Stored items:
== == ==

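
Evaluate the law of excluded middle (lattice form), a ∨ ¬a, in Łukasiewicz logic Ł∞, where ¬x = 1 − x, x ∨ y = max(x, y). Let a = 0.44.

¬a = 1 − 0.44 = 0.56
a ∨ ¬a = max(0.44, 0.56) = 0.56
(The value 0.56 < 1 shows this instance is not satisfied; not a Ł∞-tautology — its value is max(a, 1−a).)

0.56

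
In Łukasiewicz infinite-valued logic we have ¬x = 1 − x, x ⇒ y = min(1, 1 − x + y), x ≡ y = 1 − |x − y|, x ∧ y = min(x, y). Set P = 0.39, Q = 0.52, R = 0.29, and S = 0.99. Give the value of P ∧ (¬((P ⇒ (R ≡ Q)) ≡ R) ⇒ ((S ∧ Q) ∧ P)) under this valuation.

R ≡ Q = 1 − |0.29 − 0.52| = 1 − 0.23 = 0.77
P ⇒ (R ≡ Q) = min(1, 1 − 0.39 + 0.77) = min(1, 1.38) = 1.00
(P ⇒ (R ≡ Q)) ≡ R = 1 − |1.00 − 0.29| = 1 − 0.71 = 0.29
¬((P ⇒ (R ≡ Q)) ≡ R) = 1 − 0.29 = 0.71
S ∧ Q = min(0.99, 0.52) = 0.52
(S ∧ Q) ∧ P = min(0.52, 0.39) = 0.39
¬((P ⇒ (R ≡ Q)) ≡ R) ⇒ ((S ∧ Q) ∧ P) = min(1, 1 − 0.71 + 0.39) = min(1, 0.68) = 0.68
P ∧ (¬((P ⇒ (R ≡ Q)) ≡ R) ⇒ ((S ∧ Q) ∧ P)) = min(0.39, 0.68) = 0.39

0.39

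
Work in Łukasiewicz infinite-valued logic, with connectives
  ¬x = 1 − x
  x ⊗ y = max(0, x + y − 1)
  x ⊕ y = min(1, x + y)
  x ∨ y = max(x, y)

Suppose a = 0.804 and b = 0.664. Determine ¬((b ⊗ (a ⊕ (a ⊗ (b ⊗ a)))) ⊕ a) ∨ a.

0.804

b ⊗ a = max(0, 0.664 + 0.804 − 1) = max(0, 0.468) = 0.468
a ⊗ (b ⊗ a) = max(0, 0.804 + 0.468 − 1) = max(0, 0.272) = 0.272
a ⊕ (a ⊗ (b ⊗ a)) = min(1, 0.804 + 0.272) = min(1, 1.076) = 1.000
b ⊗ (a ⊕ (a ⊗ (b ⊗ a))) = max(0, 0.664 + 1.000 − 1) = max(0, 0.664) = 0.664
(b ⊗ (a ⊕ (a ⊗ (b ⊗ a)))) ⊕ a = min(1, 0.664 + 0.804) = min(1, 1.468) = 1.000
¬((b ⊗ (a ⊕ (a ⊗ (b ⊗ a)))) ⊕ a) = 1 − 1.000 = 0.000
¬((b ⊗ (a ⊕ (a ⊗ (b ⊗ a)))) ⊕ a) ∨ a = max(0.000, 0.804) = 0.804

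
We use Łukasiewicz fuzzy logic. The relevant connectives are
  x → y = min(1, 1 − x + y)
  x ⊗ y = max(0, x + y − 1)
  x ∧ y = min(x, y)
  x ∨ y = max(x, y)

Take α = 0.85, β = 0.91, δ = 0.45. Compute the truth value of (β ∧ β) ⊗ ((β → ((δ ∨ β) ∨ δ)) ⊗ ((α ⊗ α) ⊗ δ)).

β ∧ β = min(0.91, 0.91) = 0.91
δ ∨ β = max(0.45, 0.91) = 0.91
(δ ∨ β) ∨ δ = max(0.91, 0.45) = 0.91
β → ((δ ∨ β) ∨ δ) = min(1, 1 − 0.91 + 0.91) = min(1, 1.00) = 1.00
α ⊗ α = max(0, 0.85 + 0.85 − 1) = max(0, 0.70) = 0.70
(α ⊗ α) ⊗ δ = max(0, 0.70 + 0.45 − 1) = max(0, 0.15) = 0.15
(β → ((δ ∨ β) ∨ δ)) ⊗ ((α ⊗ α) ⊗ δ) = max(0, 1.00 + 0.15 − 1) = max(0, 0.15) = 0.15
(β ∧ β) ⊗ ((β → ((δ ∨ β) ∨ δ)) ⊗ ((α ⊗ α) ⊗ δ)) = max(0, 0.91 + 0.15 − 1) = max(0, 0.06) = 0.06

0.06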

== == ==

§ Activity: Which lines in the records above contain the word "connectives"? Return each of them.

§ Exercise result:
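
Work in Łukasiewicz infinite-valued logic, with connectives
We use Łukasiewicz fuzzy logic. The relevant connectives are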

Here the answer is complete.